BEGIN Supplied entries
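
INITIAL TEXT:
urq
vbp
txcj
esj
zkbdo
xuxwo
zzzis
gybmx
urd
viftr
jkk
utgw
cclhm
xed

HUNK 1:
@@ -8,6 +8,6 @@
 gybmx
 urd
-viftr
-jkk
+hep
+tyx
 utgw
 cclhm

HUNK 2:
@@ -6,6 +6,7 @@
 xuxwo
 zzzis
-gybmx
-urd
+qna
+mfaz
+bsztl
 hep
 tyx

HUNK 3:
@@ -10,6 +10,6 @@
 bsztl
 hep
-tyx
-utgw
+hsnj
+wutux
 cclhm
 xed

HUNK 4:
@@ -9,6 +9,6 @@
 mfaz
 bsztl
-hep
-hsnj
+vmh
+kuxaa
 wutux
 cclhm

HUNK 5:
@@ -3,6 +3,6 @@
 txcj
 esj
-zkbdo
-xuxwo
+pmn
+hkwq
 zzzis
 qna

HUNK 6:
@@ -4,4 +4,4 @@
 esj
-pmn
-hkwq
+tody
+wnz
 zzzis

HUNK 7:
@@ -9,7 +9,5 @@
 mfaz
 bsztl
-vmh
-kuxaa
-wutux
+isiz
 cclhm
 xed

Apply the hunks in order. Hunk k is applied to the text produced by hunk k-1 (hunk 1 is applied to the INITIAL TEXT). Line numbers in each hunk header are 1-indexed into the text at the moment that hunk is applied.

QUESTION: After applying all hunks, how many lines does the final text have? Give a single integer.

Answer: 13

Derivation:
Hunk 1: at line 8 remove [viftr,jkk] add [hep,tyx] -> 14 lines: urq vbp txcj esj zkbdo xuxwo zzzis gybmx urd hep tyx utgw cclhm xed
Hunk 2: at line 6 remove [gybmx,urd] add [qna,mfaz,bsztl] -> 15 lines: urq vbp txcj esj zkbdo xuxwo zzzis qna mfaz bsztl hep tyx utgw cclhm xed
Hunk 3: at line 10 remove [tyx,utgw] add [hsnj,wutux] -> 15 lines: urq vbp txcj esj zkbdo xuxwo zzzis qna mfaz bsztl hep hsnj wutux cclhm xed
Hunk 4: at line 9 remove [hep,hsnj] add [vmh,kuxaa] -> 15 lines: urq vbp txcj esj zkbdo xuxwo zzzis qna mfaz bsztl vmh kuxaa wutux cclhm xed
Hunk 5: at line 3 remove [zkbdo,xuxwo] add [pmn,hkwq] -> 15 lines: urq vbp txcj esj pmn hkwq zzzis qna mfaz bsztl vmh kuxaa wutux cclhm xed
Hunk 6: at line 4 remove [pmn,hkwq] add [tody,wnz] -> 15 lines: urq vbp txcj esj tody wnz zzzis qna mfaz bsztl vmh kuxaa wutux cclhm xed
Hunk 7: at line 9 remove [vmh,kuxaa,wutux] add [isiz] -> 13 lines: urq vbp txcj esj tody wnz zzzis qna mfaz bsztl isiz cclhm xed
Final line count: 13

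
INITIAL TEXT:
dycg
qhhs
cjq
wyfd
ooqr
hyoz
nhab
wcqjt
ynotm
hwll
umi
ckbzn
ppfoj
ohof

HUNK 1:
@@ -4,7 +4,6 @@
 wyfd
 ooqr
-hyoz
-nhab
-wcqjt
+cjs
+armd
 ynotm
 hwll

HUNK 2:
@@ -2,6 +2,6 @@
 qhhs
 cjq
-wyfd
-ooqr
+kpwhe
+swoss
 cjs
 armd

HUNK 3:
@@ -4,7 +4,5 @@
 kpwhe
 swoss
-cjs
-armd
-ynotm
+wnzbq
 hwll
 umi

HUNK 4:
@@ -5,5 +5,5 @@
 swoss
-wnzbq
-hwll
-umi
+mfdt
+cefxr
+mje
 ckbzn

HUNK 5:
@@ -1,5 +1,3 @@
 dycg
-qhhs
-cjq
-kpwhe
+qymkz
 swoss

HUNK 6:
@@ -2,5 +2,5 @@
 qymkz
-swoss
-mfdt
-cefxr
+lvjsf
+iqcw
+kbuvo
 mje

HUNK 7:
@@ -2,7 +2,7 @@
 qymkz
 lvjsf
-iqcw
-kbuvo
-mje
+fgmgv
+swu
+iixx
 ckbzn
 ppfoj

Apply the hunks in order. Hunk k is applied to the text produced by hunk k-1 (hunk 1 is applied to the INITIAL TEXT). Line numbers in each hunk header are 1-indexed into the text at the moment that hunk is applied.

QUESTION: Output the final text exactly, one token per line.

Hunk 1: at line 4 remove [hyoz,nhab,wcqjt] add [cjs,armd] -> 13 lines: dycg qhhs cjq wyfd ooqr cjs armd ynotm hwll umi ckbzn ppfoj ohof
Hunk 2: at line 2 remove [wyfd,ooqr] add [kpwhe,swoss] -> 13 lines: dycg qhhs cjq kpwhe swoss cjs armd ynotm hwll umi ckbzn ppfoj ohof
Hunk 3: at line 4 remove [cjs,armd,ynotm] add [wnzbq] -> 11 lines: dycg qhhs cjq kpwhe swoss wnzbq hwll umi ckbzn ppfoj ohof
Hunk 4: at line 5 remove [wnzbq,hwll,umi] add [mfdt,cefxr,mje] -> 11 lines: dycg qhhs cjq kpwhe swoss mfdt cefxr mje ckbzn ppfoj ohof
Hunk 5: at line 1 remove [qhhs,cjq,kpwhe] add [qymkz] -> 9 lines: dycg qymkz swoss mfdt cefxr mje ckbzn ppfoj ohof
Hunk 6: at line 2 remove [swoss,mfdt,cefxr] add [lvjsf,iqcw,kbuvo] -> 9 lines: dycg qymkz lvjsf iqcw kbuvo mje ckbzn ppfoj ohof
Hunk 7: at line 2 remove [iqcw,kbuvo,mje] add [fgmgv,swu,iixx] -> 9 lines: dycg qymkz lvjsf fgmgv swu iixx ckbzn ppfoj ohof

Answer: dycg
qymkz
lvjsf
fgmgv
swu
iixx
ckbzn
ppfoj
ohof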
END Supplied entries
What is required ::
All that is needed is the material, repeated exactly.

Written solution ::
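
INITIAL TEXT:
urq
vbp
txcj
esj
zkbdo
xuxwo
zzzis
gybmx
urd
viftr
jkk
utgw
cclhm
xed

HUNK 1:
@@ -8,6 +8,6 @@
 gybmx
 urd
-viftr
-jkk
+hep
+tyx
 utgw
 cclhm

HUNK 2:
@@ -6,6 +6,7 @@
 xuxwo
 zzzis
-gybmx
-urd
+qna
+mfaz
+bsztl
 hep
 tyx

HUNK 3:
@@ -10,6 +10,6 @@
 bsztl
 hep
-tyx
-utgw
+hsnj
+wutux
 cclhm
 xed

HUNK 4:
@@ -9,6 +9,6 @@
 mfaz
 bsztl
-hep
-hsnj
+vmh
+kuxaa
 wutux
 cclhm

HUNK 5:
@@ -3,6 +3,6 @@
 txcj
 esj
-zkbdo
-xuxwo
+pmn
+hkwq
 zzzis
 qna

HUNK 6:
@@ -4,4 +4,4 @@
 esj
-pmn
-hkwq
+tody
+wnz
 zzzis

HUNK 7:
@@ -9,7 +9,5 @@
 mfaz
 bsztl
-vmh
-kuxaa
-wutux
+isiz
 cclhm
 xed

Apply the hunks in order. Hunk k is applied to the text produced by hunk k-1 (hunk 1 is applied to the INITIAL TEXT). Line numbers in each hunk header are 1-indexed into the text at the moment that hunk is applied.

QUESTION: After applying all hunks, how many lines does the final text have? Give a single integer.

Answer: 13

Derivation:
Hunk 1: at line 8 remove [viftr,jkk] add [hep,tyx] -> 14 lines: urq vbp txcj esj zkbdo xuxwo zzzis gybmx urd hep tyx utgw cclhm xed
Hunk 2: at line 6 remove [gybmx,urd] add [qna,mfaz,bsztl] -> 15 lines: urq vbp txcj esj zkbdo xuxwo zzzis qna mfaz bsztl hep tyx utgw cclhm xed
Hunk 3: at line 10 remove [tyx,utgw] add [hsnj,wutux] -> 15 lines: urq vbp txcj esj zkbdo xuxwo zzzis qna mfaz bsztl hep hsnj wutux cclhm xed
Hunk 4: at line 9 remove [hep,hsnj] add [vmh,kuxaa] -> 15 lines: urq vbp txcj esj zkbdo xuxwo zzzis qna mfaz bsztl vmh kuxaa wutux cclhm xed
Hunk 5: at line 3 remove [zkbdo,xuxwo] add [pmn,hkwq] -> 15 lines: urq vbp txcj esj pmn hkwq zzzis qna mfaz bsztl vmh kuxaa wutux cclhm xed
Hunk 6: at line 4 remove [pmn,hkwq] add [tody,wnz] -> 15 lines: urq vbp txcj esj tody wnz zzzis qna mfaz bsztl vmh kuxaa wutux cclhm xed
Hunk 7: at line 9 remove [vmh,kuxaa,wutux] add [isiz] -> 13 lines: urq vbp txcj esj tody wnz zzzis qna mfaz bsztl isiz cclhm xed
Final line count: 13

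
INITIAL TEXT:
dycg
qhhs
cjq
wyfd
ooqr
hyoz
nhab
wcqjt
ynotm
hwll
umi
ckbzn
ppfoj
ohof

HUNK 1:
@@ -4,7 +4,6 @@
 wyfd
 ooqr
-hyoz
-nhab
-wcqjt
+cjs
+armd
 ynotm
 hwll

HUNK 2:
@@ -2,6 +2,6 @@
 qhhs
 cjq
-wyfd
-ooqr
+kpwhe
+swoss
 cjs
 armd

HUNK 3:
@@ -4,7 +4,5 @@
 kpwhe
 swoss
-cjs
-armd
-ynotm
+wnzbq
 hwll
 umi

HUNK 4:
@@ -5,5 +5,5 @@
 swoss
-wnzbq
-hwll
-umi
+mfdt
+cefxr
+mje
 ckbzn

HUNK 5:
@@ -1,5 +1,3 @@
 dycg
-qhhs
-cjq
-kpwhe
+qymkz
 swoss

HUNK 6:
@@ -2,5 +2,5 @@
 qymkz
-swoss
-mfdt
-cefxr
+lvjsf
+iqcw
+kbuvo
 mje

HUNK 7:
@@ -2,7 +2,7 @@
 qymkz
 lvjsf
-iqcw
-kbuvo
-mje
+fgmgv
+swu
+iixx
 ckbzn
 ppfoj

Apply the hunks in order. Hunk k is applied to the text produced by hunk k-1 (hunk 1 is applied to the INITIAL TEXT). Line numbers in each hunk header are 1-indexed into the text at the moment that hunk is applied.

QUESTION: Output the final text exactly, one token per line.

Hunk 1: at line 4 remove [hyoz,nhab,wcqjt] add [cjs,armd] -> 13 lines: dycg qhhs cjq wyfd ooqr cjs armd ynotm hwll umi ckbzn ppfoj ohof
Hunk 2: at line 2 remove [wyfd,ooqr] add [kpwhe,swoss] -> 13 lines: dycg qhhs cjq kpwhe swoss cjs armd ynotm hwll umi ckbzn ppfoj ohof
Hunk 3: at line 4 remove [cjs,armd,ynotm] add [wnzbq] -> 11 lines: dycg qhhs cjq kpwhe swoss wnzbq hwll umi ckbzn ppfoj ohof
Hunk 4: at line 5 remove [wnzbq,hwll,umi] add [mfdt,cefxr,mje] -> 11 lines: dycg qhhs cjq kpwhe swoss mfdt cefxr mje ckbzn ppfoj ohof
Hunk 5: at line 1 remove [qhhs,cjq,kpwhe] add [qymkz] -> 9 lines: dycg qymkz swoss mfdt cefxr mje ckbzn ppfoj ohof
Hunk 6: at line 2 remove [swoss,mfdt,cefxr] add [lvjsf,iqcw,kbuvo] -> 9 lines: dycg qymkz lvjsf iqcw kbuvo mje ckbzn ppfoj ohof
Hunk 7: at line 2 remove [iqcw,kbuvo,mje] add [fgmgv,swu,iixx] -> 9 lines: dycg qymkz lvjsf fgmgv swu iixx ckbzn ppfoj ohof

Answer: dycg
qymkz
lvjsf
fgmgv
swu
iixx
ckbzn
ppfoj
ohof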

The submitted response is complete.